● DATA TO PROCESS:
------------------------------------------------

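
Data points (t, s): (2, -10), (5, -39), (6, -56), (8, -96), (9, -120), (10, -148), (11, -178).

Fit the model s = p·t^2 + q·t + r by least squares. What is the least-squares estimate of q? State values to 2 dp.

q = 0.28

The normal system AᵀA·[p, q, r]ᵀ = Aᵀs is [[37235, 3921, 431]; [3921, 431, 51]; [431, 51, 7]]·[p, q, r]ᵀ = [-55233, -5837, -647]ᵀ.
Solving the 3×3 system (Gaussian elimination) gives p = -66439/45521, q = 12667/45521, r = -4265/929.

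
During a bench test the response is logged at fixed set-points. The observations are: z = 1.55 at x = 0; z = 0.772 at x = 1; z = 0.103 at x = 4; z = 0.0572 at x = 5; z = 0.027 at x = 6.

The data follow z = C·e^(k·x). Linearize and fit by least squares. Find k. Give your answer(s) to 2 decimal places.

k = -0.67

Let Y = ln z. Fitting Y = k·x + ln C by least squares:
XᵀX = [[78.0000, 16.0000]; [16.0000, 5]], rhs = [-45.3284, -8.5667]ᵀ  (here Σx = 16.0000, Σ(x)² = 78.0000, Σln z = -8.5667, Σx·ln z = -45.3284).
Slope k = (n·Σx·ln z − Σx·Σln z)/(n·Σ(x)² − (Σx)²) = (5·-45.3284 − 16.0000·-8.5667)/134.0000 = -0.66847; ln C = (Σln z − k·Σx)/n = 0.42578.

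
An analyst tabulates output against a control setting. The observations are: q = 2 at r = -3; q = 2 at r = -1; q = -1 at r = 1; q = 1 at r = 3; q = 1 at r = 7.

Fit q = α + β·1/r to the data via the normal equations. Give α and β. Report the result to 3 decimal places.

α = 1.043, β = -1.489

With design matrix A, AᵀA = [[5, 1/7]; [1/7, 989/441]] and Aᵀq = [5, -67/21]ᵀ.
det = 5·(989/441) − (1/7)² = 4936/441.
α = (5·(989/441) − (1/7)·(-67/21))/(4936/441) = 2573/2468; β = (5·(-67/21) − (1/7)·5)/(4936/441) = -3675/2468.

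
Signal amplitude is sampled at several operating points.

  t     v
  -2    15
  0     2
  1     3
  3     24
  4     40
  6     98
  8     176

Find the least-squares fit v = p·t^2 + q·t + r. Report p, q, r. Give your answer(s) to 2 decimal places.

p = 2.90, q = -1.39, r = 1.18

The normal equations are: 5746·p + 812·q + 130·r = 15711;  812·p + 130·q + 20·r = 2201;  130·p + 20·q + 7·r = 358.
(Σt^2·t^2 = 5746, Σt^2·t = 812, Σt^2 = 130, Σt·t = 130, Σt = 20, Σ1 = 7, Σt^2·v = 15711, Σt·v = 2201, Σv = 358.)
Row-reducing yields p = 164741/56742, q = -78647/56742, r = 33589/28371.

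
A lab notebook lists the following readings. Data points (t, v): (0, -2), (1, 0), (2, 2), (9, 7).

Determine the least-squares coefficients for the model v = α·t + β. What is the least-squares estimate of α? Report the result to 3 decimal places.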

------------------------------------------------

Where does "points" appear in the records above? Copy every line that has it.

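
Data points (t, s): (2, -10), (5, -39), (6, -56), (8, -96), (9, -120), (10, -148), (11, -178).
During a bench test the response is logged at fixed set-points. The observations are: z = 1.55 at x = 0; z = 0.772 at x = 1; z = 0.103 at x = 4; z = 0.0572 at x = 5; z = 0.027 at x = 6.
Signal amplitude is sampled at several operating points.
A lab notebook lists the following readings. Data points (t, v): (0, -2), (1, 0), (2, 2), (9, 7).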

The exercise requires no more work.